--- DATA FOR PROCESSING ---
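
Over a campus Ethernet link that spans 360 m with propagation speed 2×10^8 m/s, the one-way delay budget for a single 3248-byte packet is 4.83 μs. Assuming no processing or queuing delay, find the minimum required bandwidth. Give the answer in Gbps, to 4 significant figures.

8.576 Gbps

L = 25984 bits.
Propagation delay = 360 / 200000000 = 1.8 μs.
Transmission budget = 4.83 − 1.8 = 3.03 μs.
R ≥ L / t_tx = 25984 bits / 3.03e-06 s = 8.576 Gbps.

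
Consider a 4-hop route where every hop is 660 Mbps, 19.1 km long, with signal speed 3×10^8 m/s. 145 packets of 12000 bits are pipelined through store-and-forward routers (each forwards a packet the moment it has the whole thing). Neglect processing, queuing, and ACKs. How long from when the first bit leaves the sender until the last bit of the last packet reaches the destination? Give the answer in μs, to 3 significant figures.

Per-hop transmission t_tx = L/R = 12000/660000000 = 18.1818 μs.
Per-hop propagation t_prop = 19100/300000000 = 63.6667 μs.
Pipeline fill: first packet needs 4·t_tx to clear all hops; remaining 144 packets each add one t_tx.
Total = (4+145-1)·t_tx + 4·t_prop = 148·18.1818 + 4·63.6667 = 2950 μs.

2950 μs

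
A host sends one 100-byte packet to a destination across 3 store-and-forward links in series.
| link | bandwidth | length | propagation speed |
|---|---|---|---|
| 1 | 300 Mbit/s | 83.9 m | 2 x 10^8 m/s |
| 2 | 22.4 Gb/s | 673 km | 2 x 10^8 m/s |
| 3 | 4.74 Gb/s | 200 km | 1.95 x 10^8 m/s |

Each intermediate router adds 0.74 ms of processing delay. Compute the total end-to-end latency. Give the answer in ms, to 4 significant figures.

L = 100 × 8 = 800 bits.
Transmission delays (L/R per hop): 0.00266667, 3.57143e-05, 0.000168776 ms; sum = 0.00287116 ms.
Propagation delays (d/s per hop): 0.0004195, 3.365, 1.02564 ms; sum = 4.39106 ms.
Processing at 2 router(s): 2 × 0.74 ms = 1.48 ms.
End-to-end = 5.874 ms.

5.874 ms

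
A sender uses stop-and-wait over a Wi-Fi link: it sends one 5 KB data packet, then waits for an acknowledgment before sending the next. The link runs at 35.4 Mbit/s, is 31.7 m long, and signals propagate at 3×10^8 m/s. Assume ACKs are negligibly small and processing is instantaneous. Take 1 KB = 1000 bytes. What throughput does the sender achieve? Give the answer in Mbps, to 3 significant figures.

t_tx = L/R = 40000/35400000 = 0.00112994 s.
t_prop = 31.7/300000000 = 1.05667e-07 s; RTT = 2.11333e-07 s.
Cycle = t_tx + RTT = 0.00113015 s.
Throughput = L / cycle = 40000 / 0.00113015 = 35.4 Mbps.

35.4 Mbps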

--- WHAT THIS TASK INVOLVES ---
Every entry should be printed again exactly as it stands.

--- WRITTEN ANSWER ---
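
Over a campus Ethernet link that spans 360 m with propagation speed 2×10^8 m/s, the one-way delay budget for a single 3248-byte packet is 4.83 μs. Assuming no processing or queuing delay, find the minimum required bandwidth. Give the answer in Gbps, to 4 significant figures.

8.576 Gbps

L = 25984 bits.
Propagation delay = 360 / 200000000 = 1.8 μs.
Transmission budget = 4.83 − 1.8 = 3.03 μs.
R ≥ L / t_tx = 25984 bits / 3.03e-06 s = 8.576 Gbps.

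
Consider a 4-hop route where every hop is 660 Mbps, 19.1 km long, with signal speed 3×10^8 m/s. 145 packets of 12000 bits are pipelined through store-and-forward routers (each forwards a packet the moment it has the whole thing). Neglect processing, queuing, and ACKs. How long from when the first bit leaves the sender until the last bit of the last packet reaches the destination? Give the answer in μs, to 3 significant figures.

Per-hop transmission t_tx = L/R = 12000/660000000 = 18.1818 μs.
Per-hop propagation t_prop = 19100/300000000 = 63.6667 μs.
Pipeline fill: first packet needs 4·t_tx to clear all hops; remaining 144 packets each add one t_tx.
Total = (4+145-1)·t_tx + 4·t_prop = 148·18.1818 + 4·63.6667 = 2950 μs.

2950 μs

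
A host sends one 100-byte packet to a destination across 3 store-and-forward links in series.
| link | bandwidth | length | propagation speed |
|---|---|---|---|
| 1 | 300 Mbit/s | 83.9 m | 2 x 10^8 m/s |
| 2 | 22.4 Gb/s | 673 km | 2 x 10^8 m/s |
| 3 | 4.74 Gb/s | 200 km | 1.95 x 10^8 m/s |

Each intermediate router adds 0.74 ms of processing delay. Compute the total end-to-end latency. Give the answer in ms, to 4 significant figures.

L = 100 × 8 = 800 bits.
Transmission delays (L/R per hop): 0.00266667, 3.57143e-05, 0.000168776 ms; sum = 0.00287116 ms.
Propagation delays (d/s per hop): 0.0004195, 3.365, 1.02564 ms; sum = 4.39106 ms.
Processing at 2 router(s): 2 × 0.74 ms = 1.48 ms.
End-to-end = 5.874 ms.

5.874 ms

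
A sender uses stop-and-wait over a Wi-Fi link: it sends one 5 KB data packet, then waits for an acknowledgment before sending the next. The link runs at 35.4 Mbit/s, is 31.7 m long, and signals propagate at 3×10^8 m/s. Assume ACKs are negligibly small and processing is instantaneous. Take 1 KB = 1000 bytes. What throughput does the sender achieve? Give the answer in Mbps, to 3 significant figures.

t_tx = L/R = 40000/35400000 = 0.00112994 s.
t_prop = 31.7/300000000 = 1.05667e-07 s; RTT = 2.11333e-07 s.
Cycle = t_tx + RTT = 0.00113015 s.
Throughput = L / cycle = 40000 / 0.00113015 = 35.4 Mbps.

35.4 Mbps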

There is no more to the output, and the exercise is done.